=== Stored items ===
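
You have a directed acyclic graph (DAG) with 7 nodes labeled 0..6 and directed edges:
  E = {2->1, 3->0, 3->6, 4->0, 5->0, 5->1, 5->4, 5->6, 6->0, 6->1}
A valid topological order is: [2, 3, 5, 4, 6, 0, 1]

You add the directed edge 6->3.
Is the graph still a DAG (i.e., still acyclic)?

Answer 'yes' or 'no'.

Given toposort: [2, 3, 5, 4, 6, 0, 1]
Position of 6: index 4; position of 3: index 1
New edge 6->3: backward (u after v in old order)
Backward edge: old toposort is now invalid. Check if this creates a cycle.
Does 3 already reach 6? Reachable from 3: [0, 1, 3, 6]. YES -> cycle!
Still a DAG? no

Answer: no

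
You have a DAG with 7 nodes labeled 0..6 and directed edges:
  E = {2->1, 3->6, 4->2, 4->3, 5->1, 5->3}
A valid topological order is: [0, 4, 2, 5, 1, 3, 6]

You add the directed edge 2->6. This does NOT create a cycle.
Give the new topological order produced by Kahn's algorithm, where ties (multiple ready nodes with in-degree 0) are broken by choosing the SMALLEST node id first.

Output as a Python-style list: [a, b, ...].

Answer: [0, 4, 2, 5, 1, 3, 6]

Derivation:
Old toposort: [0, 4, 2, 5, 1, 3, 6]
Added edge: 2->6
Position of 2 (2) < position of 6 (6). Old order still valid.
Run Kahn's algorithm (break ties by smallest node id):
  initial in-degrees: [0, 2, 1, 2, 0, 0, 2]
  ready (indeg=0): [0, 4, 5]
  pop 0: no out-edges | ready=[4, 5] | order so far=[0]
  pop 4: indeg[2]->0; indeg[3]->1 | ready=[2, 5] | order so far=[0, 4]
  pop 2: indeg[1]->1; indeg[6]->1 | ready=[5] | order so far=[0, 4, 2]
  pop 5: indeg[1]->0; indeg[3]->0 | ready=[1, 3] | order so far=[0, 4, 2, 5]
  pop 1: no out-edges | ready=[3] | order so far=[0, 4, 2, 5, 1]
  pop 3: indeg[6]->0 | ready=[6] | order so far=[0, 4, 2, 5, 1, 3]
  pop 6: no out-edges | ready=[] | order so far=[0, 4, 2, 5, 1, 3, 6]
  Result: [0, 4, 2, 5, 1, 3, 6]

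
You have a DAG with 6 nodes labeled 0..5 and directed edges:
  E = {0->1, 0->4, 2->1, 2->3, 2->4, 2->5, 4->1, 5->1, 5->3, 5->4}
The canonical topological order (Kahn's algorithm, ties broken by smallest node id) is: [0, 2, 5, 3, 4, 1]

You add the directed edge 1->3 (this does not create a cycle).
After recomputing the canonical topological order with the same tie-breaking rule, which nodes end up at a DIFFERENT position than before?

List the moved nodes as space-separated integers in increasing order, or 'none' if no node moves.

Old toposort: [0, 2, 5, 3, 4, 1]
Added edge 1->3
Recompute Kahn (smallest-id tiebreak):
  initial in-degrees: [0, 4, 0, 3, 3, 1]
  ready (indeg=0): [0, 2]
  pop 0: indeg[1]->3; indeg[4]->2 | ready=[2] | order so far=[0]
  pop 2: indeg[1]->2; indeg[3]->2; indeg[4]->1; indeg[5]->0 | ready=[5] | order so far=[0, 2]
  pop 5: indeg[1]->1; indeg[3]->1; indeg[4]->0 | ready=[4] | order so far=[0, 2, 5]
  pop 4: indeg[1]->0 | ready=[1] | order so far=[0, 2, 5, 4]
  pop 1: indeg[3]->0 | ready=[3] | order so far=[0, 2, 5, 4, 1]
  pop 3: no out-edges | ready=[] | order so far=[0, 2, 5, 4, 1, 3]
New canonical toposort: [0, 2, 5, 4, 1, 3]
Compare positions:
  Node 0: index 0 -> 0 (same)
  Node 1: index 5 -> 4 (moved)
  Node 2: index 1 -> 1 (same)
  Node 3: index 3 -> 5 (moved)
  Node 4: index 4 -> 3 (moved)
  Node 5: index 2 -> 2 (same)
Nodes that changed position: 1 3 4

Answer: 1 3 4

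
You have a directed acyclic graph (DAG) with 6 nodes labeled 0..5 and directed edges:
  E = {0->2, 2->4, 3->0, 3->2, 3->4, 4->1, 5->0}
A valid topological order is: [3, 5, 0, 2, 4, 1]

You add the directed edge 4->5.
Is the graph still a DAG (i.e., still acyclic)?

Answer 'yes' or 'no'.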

=== Problem to solve ===
Without omitting any record, transcribe the data exactly.

=== Exercise response ===
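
You have a directed acyclic graph (DAG) with 7 nodes labeled 0..6 and directed edges:
  E = {2->1, 3->0, 3->6, 4->0, 5->0, 5->1, 5->4, 5->6, 6->0, 6->1}
A valid topological order is: [2, 3, 5, 4, 6, 0, 1]

You add the directed edge 6->3.
Is the graph still a DAG (i.e., still acyclic)?

Answer 'yes' or 'no'.

Given toposort: [2, 3, 5, 4, 6, 0, 1]
Position of 6: index 4; position of 3: index 1
New edge 6->3: backward (u after v in old order)
Backward edge: old toposort is now invalid. Check if this creates a cycle.
Does 3 already reach 6? Reachable from 3: [0, 1, 3, 6]. YES -> cycle!
Still a DAG? no

Answer: no

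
You have a DAG with 7 nodes labeled 0..6 and directed edges:
  E = {2->1, 3->6, 4->2, 4->3, 5->1, 5->3}
A valid topological order is: [0, 4, 2, 5, 1, 3, 6]

You add the directed edge 2->6. This does NOT create a cycle.
Give the new topological order produced by Kahn's algorithm, where ties (multiple ready nodes with in-degree 0) are broken by choosing the SMALLEST node id first.

Output as a Python-style list: [a, b, ...].

Answer: [0, 4, 2, 5, 1, 3, 6]

Derivation:
Old toposort: [0, 4, 2, 5, 1, 3, 6]
Added edge: 2->6
Position of 2 (2) < position of 6 (6). Old order still valid.
Run Kahn's algorithm (break ties by smallest node id):
  initial in-degrees: [0, 2, 1, 2, 0, 0, 2]
  ready (indeg=0): [0, 4, 5]
  pop 0: no out-edges | ready=[4, 5] | order so far=[0]
  pop 4: indeg[2]->0; indeg[3]->1 | ready=[2, 5] | order so far=[0, 4]
  pop 2: indeg[1]->1; indeg[6]->1 | ready=[5] | order so far=[0, 4, 2]
  pop 5: indeg[1]->0; indeg[3]->0 | ready=[1, 3] | order so far=[0, 4, 2, 5]
  pop 1: no out-edges | ready=[3] | order so far=[0, 4, 2, 5, 1]
  pop 3: indeg[6]->0 | ready=[6] | order so far=[0, 4, 2, 5, 1, 3]
  pop 6: no out-edges | ready=[] | order so far=[0, 4, 2, 5, 1, 3, 6]
  Result: [0, 4, 2, 5, 1, 3, 6]

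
You have a DAG with 6 nodes labeled 0..5 and directed edges:
  E = {0->1, 0->4, 2->1, 2->3, 2->4, 2->5, 4->1, 5->1, 5->3, 5->4}
The canonical topological order (Kahn's algorithm, ties broken by smallest node id) is: [0, 2, 5, 3, 4, 1]

You add the directed edge 1->3 (this does not create a cycle).
After recomputing the canonical topological order with the same tie-breaking rule, which nodes end up at a DIFFERENT position than before?

List the moved nodes as space-separated integers in increasing order, or 'none' if no node moves.

Old toposort: [0, 2, 5, 3, 4, 1]
Added edge 1->3
Recompute Kahn (smallest-id tiebreak):
  initial in-degrees: [0, 4, 0, 3, 3, 1]
  ready (indeg=0): [0, 2]
  pop 0: indeg[1]->3; indeg[4]->2 | ready=[2] | order so far=[0]
  pop 2: indeg[1]->2; indeg[3]->2; indeg[4]->1; indeg[5]->0 | ready=[5] | order so far=[0, 2]
  pop 5: indeg[1]->1; indeg[3]->1; indeg[4]->0 | ready=[4] | order so far=[0, 2, 5]
  pop 4: indeg[1]->0 | ready=[1] | order so far=[0, 2, 5, 4]
  pop 1: indeg[3]->0 | ready=[3] | order so far=[0, 2, 5, 4, 1]
  pop 3: no out-edges | ready=[] | order so far=[0, 2, 5, 4, 1, 3]
New canonical toposort: [0, 2, 5, 4, 1, 3]
Compare positions:
  Node 0: index 0 -> 0 (same)
  Node 1: index 5 -> 4 (moved)
  Node 2: index 1 -> 1 (same)
  Node 3: index 3 -> 5 (moved)
  Node 4: index 4 -> 3 (moved)
  Node 5: index 2 -> 2 (same)
Nodes that changed position: 1 3 4

Answer: 1 3 4

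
You have a directed acyclic graph (DAG) with 6 nodes labeled 0..5 and directed edges:
  E = {0->2, 2->4, 3->0, 3->2, 3->4, 4->1, 5->0}
A valid topological order is: [3, 5, 0, 2, 4, 1]

You add the directed edge 4->5.
Is the graph still a DAG (i.e., still acyclic)?

Answer 'yes' or 'no'.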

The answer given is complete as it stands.